**BRIEF:** Write out the entries again. Match each one exactly.
[INPUT DATA Boundary: Start]
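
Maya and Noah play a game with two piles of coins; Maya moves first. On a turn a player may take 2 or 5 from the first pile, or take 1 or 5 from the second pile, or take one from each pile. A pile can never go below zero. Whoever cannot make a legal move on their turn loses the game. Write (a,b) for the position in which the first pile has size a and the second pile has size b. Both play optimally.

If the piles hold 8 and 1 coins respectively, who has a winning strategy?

Compute win/loss labels from the base case upward. A position with no move is L. Any other position is W if it can reach an L in one move, else L.
No move ever increases a pile, so every position that can arise here has a ≤ 8 and b ≤ 1; it is enough to label the cells with 0 ≤ a ≤ 8 and 0 ≤ b ≤ 1.
Every move lowers a or b (never raises either), so fill the grid row by row in increasing a, and left to right within a row: each cell's successors are then already labelled.
      b=0  b=1
a=0:    L    W
a=1:    L    W
a=2:    W    W
a=3:    W    L
a=4:    L    W
a=5:    W    W
a=6:    W    L
a=7:    L    W
a=8:    L    W
Cells with no legal move (terminal, hence L): (0,0), (1,0).
The remaining L cells, each justified by listing all of its moves:
(3,1): →(1,1)(W), (3,0)(W), (2,0)(W) — all W, so L
(4,0): →(2,0)(W) only, which is W, so L
(6,1): →(4,1)(W), (1,1)(W), (6,0)(W), (5,0)(W) — all W, so L
(7,0): →(5,0)(W), (2,0)(W) — all W, so L
(8,0): →(6,0)(W), (3,0)(W) — all W, so L
Every other cell has at least one move into one of the L cells above, so it is W.
From (8,1) Maya can move to (6,1), reaching an L position.

Maya wins.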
[INPUT DATA Boundary: End]
**THE ANSWER:**
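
Maya and Noah play a game with two piles of coins; Maya moves first. On a turn a player may take 2 or 5 from the first pile, or take 1 or 5 from the second pile, or take one from each pile. A pile can never go below zero. Whoever cannot make a legal move on their turn loses the game. Write (a,b) for the position in which the first pile has size a and the second pile has size b. Both play optimally.

If the piles hold 8 and 1 coins respectively, who has a winning strategy?

Compute win/loss labels from the base case upward. A position with no move is L. Any other position is W if it can reach an L in one move, else L.
No move ever increases a pile, so every position that can arise here has a ≤ 8 and b ≤ 1; it is enough to label the cells with 0 ≤ a ≤ 8 and 0 ≤ b ≤ 1.
Every move lowers a or b (never raises either), so fill the grid row by row in increasing a, and left to right within a row: each cell's successors are then already labelled.
      b=0  b=1
a=0:    L    W
a=1:    L    W
a=2:    W    W
a=3:    W    L
a=4:    L    W
a=5:    W    W
a=6:    W    L
a=7:    L    W
a=8:    L    W
Cells with no legal move (terminal, hence L): (0,0), (1,0).
The remaining L cells, each justified by listing all of its moves:
(3,1): →(1,1)(W), (3,0)(W), (2,0)(W) — all W, so L
(4,0): →(2,0)(W) only, which is W, so L
(6,1): →(4,1)(W), (1,1)(W), (6,0)(W), (5,0)(W) — all W, so L
(7,0): →(5,0)(W), (2,0)(W) — all W, so L
(8,0): →(6,0)(W), (3,0)(W) — all W, so L
Every other cell has at least one move into one of the L cells above, so it is W.
From (8,1) Maya can move to (6,1), reaching an L position.

Maya wins.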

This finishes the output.